### What to produce
Reproduce every entry word for word.

### Task data
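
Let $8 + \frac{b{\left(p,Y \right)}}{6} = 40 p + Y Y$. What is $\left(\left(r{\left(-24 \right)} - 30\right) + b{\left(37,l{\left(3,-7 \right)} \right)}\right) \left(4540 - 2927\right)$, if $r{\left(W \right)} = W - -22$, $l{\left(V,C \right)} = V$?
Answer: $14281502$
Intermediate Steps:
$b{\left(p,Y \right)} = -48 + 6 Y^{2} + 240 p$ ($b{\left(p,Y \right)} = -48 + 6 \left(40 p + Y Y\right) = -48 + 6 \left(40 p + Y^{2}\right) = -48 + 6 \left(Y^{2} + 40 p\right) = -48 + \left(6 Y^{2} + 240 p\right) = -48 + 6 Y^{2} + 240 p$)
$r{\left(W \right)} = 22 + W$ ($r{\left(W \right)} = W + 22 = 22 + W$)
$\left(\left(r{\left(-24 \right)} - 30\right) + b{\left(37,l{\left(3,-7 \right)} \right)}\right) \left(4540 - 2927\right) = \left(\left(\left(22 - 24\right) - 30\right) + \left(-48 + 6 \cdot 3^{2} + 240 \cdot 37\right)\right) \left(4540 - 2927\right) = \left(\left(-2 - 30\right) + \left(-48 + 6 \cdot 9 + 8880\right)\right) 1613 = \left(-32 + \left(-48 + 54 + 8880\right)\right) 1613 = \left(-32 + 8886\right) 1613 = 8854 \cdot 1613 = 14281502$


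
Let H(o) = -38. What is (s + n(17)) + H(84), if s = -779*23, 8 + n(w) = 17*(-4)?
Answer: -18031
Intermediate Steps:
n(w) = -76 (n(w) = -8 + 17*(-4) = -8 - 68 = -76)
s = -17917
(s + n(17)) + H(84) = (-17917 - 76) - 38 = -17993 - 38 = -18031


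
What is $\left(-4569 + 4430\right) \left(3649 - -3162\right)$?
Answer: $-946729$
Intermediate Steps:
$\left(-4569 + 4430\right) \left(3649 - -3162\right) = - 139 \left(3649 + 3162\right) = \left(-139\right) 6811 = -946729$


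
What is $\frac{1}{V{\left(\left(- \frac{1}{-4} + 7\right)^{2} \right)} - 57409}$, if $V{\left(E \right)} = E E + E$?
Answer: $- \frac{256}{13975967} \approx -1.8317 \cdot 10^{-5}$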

### Task output
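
Let $8 + \frac{b{\left(p,Y \right)}}{6} = 40 p + Y Y$. What is $\left(\left(r{\left(-24 \right)} - 30\right) + b{\left(37,l{\left(3,-7 \right)} \right)}\right) \left(4540 - 2927\right)$, if $r{\left(W \right)} = W - -22$, $l{\left(V,C \right)} = V$?
Answer: $14281502$
Intermediate Steps:
$b{\left(p,Y \right)} = -48 + 6 Y^{2} + 240 p$ ($b{\left(p,Y \right)} = -48 + 6 \left(40 p + Y Y\right) = -48 + 6 \left(40 p + Y^{2}\right) = -48 + 6 \left(Y^{2} + 40 p\right) = -48 + \left(6 Y^{2} + 240 p\right) = -48 + 6 Y^{2} + 240 p$)
$r{\left(W \right)} = 22 + W$ ($r{\left(W \right)} = W + 22 = 22 + W$)
$\left(\left(r{\left(-24 \right)} - 30\right) + b{\left(37,l{\left(3,-7 \right)} \right)}\right) \left(4540 - 2927\right) = \left(\left(\left(22 - 24\right) - 30\right) + \left(-48 + 6 \cdot 3^{2} + 240 \cdot 37\right)\right) \left(4540 - 2927\right) = \left(\left(-2 - 30\right) + \left(-48 + 6 \cdot 9 + 8880\right)\right) 1613 = \left(-32 + \left(-48 + 54 + 8880\right)\right) 1613 = \left(-32 + 8886\right) 1613 = 8854 \cdot 1613 = 14281502$


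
Let H(o) = -38. What is (s + n(17)) + H(84), if s = -779*23, 8 + n(w) = 17*(-4)?
Answer: -18031
Intermediate Steps:
n(w) = -76 (n(w) = -8 + 17*(-4) = -8 - 68 = -76)
s = -17917
(s + n(17)) + H(84) = (-17917 - 76) - 38 = -17993 - 38 = -18031


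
What is $\left(-4569 + 4430\right) \left(3649 - -3162\right)$?
Answer: $-946729$
Intermediate Steps:
$\left(-4569 + 4430\right) \left(3649 - -3162\right) = - 139 \left(3649 + 3162\right) = \left(-139\right) 6811 = -946729$


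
What is $\frac{1}{V{\left(\left(- \frac{1}{-4} + 7\right)^{2} \right)} - 57409}$, if $V{\left(E \right)} = E E + E$?
Answer: $- \frac{256}{13975967} \approx -1.8317 \cdot 10^{-5}$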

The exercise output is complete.